GOAL OF THE EXERCISE: Extract the full set of records that follows, word for word.

[Collected data entries]
- - -
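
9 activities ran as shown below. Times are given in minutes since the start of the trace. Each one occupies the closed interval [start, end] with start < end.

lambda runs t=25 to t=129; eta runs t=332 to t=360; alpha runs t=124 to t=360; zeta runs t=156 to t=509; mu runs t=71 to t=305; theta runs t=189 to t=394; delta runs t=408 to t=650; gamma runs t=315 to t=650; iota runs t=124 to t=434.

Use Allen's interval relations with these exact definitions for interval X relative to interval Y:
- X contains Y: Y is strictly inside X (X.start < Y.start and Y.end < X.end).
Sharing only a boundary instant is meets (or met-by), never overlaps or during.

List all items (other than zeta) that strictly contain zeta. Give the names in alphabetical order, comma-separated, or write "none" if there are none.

none

Target zeta = [t=156, t=509].
alpha [t=124, t=360] → overlaps → no.
delta [t=408, t=650] → overlapped-by → no.
eta [t=332, t=360] → during → no.
gamma [t=315, t=650] → overlapped-by → no.
iota [t=124, t=434] → overlaps → no.
lambda [t=25, t=129] → before → no.
mu [t=71, t=305] → overlaps → no.
theta [t=189, t=394] → during → no.
Result: none.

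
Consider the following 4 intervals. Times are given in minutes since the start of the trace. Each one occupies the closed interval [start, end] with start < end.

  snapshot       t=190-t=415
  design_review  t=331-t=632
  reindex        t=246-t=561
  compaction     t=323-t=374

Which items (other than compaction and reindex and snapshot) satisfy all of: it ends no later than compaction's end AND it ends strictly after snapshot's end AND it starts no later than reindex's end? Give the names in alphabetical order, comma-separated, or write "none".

none

Conditions: its end is no later than compaction's end (X.end <= t=374) AND its end is strictly after snapshot's end (X.end > t=415) AND its start is no later than reindex's end (X.start <= t=561).
design_review: end t=632 <= t=374? ✗; end t=632 > t=415? ✓; start t=331 <= t=561? ✓ → no.
Result: none.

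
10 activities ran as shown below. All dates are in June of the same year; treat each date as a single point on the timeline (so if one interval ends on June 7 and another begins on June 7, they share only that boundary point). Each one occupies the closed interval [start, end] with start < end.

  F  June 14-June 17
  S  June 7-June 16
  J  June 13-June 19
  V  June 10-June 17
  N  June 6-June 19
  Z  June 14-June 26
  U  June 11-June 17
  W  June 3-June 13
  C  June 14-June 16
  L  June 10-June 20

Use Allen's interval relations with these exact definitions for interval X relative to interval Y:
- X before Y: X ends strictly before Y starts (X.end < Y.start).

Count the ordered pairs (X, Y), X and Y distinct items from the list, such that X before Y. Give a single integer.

3

Checking all 90 ordered pairs for relation 'before'; matching pairs in alphabetical order:
(W, C): W before C ✓
(W, F): W before F ✓
(W, Z): W before Z ✓
Count: 3.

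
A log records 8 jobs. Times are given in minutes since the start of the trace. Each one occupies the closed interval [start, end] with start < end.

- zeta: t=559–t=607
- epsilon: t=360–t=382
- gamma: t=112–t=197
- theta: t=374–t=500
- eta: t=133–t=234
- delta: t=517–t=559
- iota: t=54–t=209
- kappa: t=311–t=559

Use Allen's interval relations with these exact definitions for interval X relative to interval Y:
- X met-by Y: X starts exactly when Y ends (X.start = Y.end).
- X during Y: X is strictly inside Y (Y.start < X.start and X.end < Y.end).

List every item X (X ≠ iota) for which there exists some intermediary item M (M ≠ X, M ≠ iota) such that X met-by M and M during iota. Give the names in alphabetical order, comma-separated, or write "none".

none

Target iota = [t=54, t=209].
Intermediaries M with M during iota: gamma.
Via gamma — items with X met-by gamma: none.
Union: none.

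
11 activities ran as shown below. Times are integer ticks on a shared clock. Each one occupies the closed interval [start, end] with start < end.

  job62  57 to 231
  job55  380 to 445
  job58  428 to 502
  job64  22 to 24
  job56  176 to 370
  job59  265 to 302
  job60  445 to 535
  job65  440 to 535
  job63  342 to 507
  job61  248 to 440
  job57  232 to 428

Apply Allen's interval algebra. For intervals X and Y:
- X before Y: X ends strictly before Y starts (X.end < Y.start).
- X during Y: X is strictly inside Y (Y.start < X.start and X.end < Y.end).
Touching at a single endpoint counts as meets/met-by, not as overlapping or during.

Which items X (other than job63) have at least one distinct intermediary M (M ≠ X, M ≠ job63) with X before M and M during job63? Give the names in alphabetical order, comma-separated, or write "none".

Target job63 = [342, 507].
Intermediaries M with M during job63: job55, job58.
Via job55 — items with X before job55: job56, job59, job62, job64.
Via job58 — items with X before job58: job56, job59, job62, job64.
Union: job56, job59, job62, job64.

job56, job59, job62, job64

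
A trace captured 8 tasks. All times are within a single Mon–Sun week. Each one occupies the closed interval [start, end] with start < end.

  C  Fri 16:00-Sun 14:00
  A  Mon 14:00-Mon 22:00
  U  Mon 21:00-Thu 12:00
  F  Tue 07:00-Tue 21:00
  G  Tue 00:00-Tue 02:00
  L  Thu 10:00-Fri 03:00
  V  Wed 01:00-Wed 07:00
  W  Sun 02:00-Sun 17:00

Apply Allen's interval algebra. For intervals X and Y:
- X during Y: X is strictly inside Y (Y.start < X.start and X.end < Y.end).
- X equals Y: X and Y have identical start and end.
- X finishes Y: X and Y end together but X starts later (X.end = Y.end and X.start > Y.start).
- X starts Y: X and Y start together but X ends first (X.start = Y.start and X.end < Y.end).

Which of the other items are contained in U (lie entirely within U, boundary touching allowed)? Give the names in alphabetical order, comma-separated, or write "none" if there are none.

F, G, V

Target U = [Mon 21:00, Thu 12:00].
A [Mon 14:00, Mon 22:00] → overlaps → no.
C [Fri 16:00, Sun 14:00] → after → no.
F [Tue 07:00, Tue 21:00] → during → yes.
G [Tue 00:00, Tue 02:00] → during → yes.
L [Thu 10:00, Fri 03:00] → overlapped-by → no.
V [Wed 01:00, Wed 07:00] → during → yes.
W [Sun 02:00, Sun 17:00] → after → no.
Result: F, G, V.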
- - -
ANSWER SECTION:
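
9 activities ran as shown below. Times are given in minutes since the start of the trace. Each one occupies the closed interval [start, end] with start < end.

lambda runs t=25 to t=129; eta runs t=332 to t=360; alpha runs t=124 to t=360; zeta runs t=156 to t=509; mu runs t=71 to t=305; theta runs t=189 to t=394; delta runs t=408 to t=650; gamma runs t=315 to t=650; iota runs t=124 to t=434.

Use Allen's interval relations with these exact definitions for interval X relative to interval Y:
- X contains Y: Y is strictly inside X (X.start < Y.start and Y.end < X.end).
Sharing only a boundary instant is meets (or met-by), never overlaps or during.

List all items (other than zeta) that strictly contain zeta. Give the names in alphabetical order, comma-separated, or write "none" if there are none.

none

Target zeta = [t=156, t=509].
alpha [t=124, t=360] → overlaps → no.
delta [t=408, t=650] → overlapped-by → no.
eta [t=332, t=360] → during → no.
gamma [t=315, t=650] → overlapped-by → no.
iota [t=124, t=434] → overlaps → no.
lambda [t=25, t=129] → before → no.
mu [t=71, t=305] → overlaps → no.
theta [t=189, t=394] → during → no.
Result: none.

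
Consider the following 4 intervals. Times are given in minutes since the start of the trace. Each one occupies the closed interval [start, end] with start < end.

  snapshot       t=190-t=415
  design_review  t=331-t=632
  reindex        t=246-t=561
  compaction     t=323-t=374

Which items (other than compaction and reindex and snapshot) satisfy all of: it ends no later than compaction's end AND it ends strictly after snapshot's end AND it starts no later than reindex's end? Give the names in alphabetical order, comma-separated, or write "none".

none

Conditions: its end is no later than compaction's end (X.end <= t=374) AND its end is strictly after snapshot's end (X.end > t=415) AND its start is no later than reindex's end (X.start <= t=561).
design_review: end t=632 <= t=374? ✗; end t=632 > t=415? ✓; start t=331 <= t=561? ✓ → no.
Result: none.

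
10 activities ran as shown below. All dates are in June of the same year; treat each date as a single point on the timeline (so if one interval ends on June 7 and another begins on June 7, they share only that boundary point). Each one occupies the closed interval [start, end] with start < end.

  F  June 14-June 17
  S  June 7-June 16
  J  June 13-June 19
  V  June 10-June 17
  N  June 6-June 19
  Z  June 14-June 26
  U  June 11-June 17
  W  June 3-June 13
  C  June 14-June 16
  L  June 10-June 20

Use Allen's interval relations with these exact definitions for interval X relative to interval Y:
- X before Y: X ends strictly before Y starts (X.end < Y.start).

Count the ordered pairs (X, Y), X and Y distinct items from the list, such that X before Y. Give a single integer.

3

Checking all 90 ordered pairs for relation 'before'; matching pairs in alphabetical order:
(W, C): W before C ✓
(W, F): W before F ✓
(W, Z): W before Z ✓
Count: 3.

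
A log records 8 jobs. Times are given in minutes since the start of the trace. Each one occupies the closed interval [start, end] with start < end.

- zeta: t=559–t=607
- epsilon: t=360–t=382
- gamma: t=112–t=197
- theta: t=374–t=500
- eta: t=133–t=234
- delta: t=517–t=559
- iota: t=54–t=209
- kappa: t=311–t=559

Use Allen's interval relations with these exact definitions for interval X relative to interval Y:
- X met-by Y: X starts exactly when Y ends (X.start = Y.end).
- X during Y: X is strictly inside Y (Y.start < X.start and X.end < Y.end).

List every item X (X ≠ iota) for which there exists some intermediary item M (M ≠ X, M ≠ iota) such that X met-by M and M during iota. Give the names in alphabetical order, comma-separated, or write "none".

none

Target iota = [t=54, t=209].
Intermediaries M with M during iota: gamma.
Via gamma — items with X met-by gamma: none.
Union: none.

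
11 activities ran as shown below. Times are integer ticks on a shared clock. Each one occupies the closed interval [start, end] with start < end.

  job62  57 to 231
  job55  380 to 445
  job58  428 to 502
  job64  22 to 24
  job56  176 to 370
  job59  265 to 302
  job60  445 to 535
  job65  440 to 535
  job63  342 to 507
  job61  248 to 440
  job57  232 to 428

Apply Allen's interval algebra. For intervals X and Y:
- X before Y: X ends strictly before Y starts (X.end < Y.start).
- X during Y: X is strictly inside Y (Y.start < X.start and X.end < Y.end).
Touching at a single endpoint counts as meets/met-by, not as overlapping or during.

Which items X (other than job63) have at least one distinct intermediary M (M ≠ X, M ≠ job63) with X before M and M during job63? Give the names in alphabetical order, comma-separated, or write "none".

Target job63 = [342, 507].
Intermediaries M with M during job63: job55, job58.
Via job55 — items with X before job55: job56, job59, job62, job64.
Via job58 — items with X before job58: job56, job59, job62, job64.
Union: job56, job59, job62, job64.

job56, job59, job62, job64

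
A trace captured 8 tasks. All times are within a single Mon–Sun week. Each one occupies the closed interval [start, end] with start < end.

  C  Fri 16:00-Sun 14:00
  A  Mon 14:00-Mon 22:00
  U  Mon 21:00-Thu 12:00
  F  Tue 07:00-Tue 21:00
  G  Tue 00:00-Tue 02:00
  L  Thu 10:00-Fri 03:00
  V  Wed 01:00-Wed 07:00
  W  Sun 02:00-Sun 17:00

Apply Allen's interval algebra. For intervals X and Y:
- X during Y: X is strictly inside Y (Y.start < X.start and X.end < Y.end).
- X equals Y: X and Y have identical start and end.
- X finishes Y: X and Y end together but X starts later (X.end = Y.end and X.start > Y.start).
- X starts Y: X and Y start together but X ends first (X.start = Y.start and X.end < Y.end).

Which of the other items are contained in U (lie entirely within U, boundary touching allowed)? Give the names in alphabetical order, comma-separated, or write "none" if there are none.

F, G, V

Target U = [Mon 21:00, Thu 12:00].
A [Mon 14:00, Mon 22:00] → overlaps → no.
C [Fri 16:00, Sun 14:00] → after → no.
F [Tue 07:00, Tue 21:00] → during → yes.
G [Tue 00:00, Tue 02:00] → during → yes.
L [Thu 10:00, Fri 03:00] → overlapped-by → no.
V [Wed 01:00, Wed 07:00] → during → yes.
W [Sun 02:00, Sun 17:00] → after → no.
Result: F, G, V.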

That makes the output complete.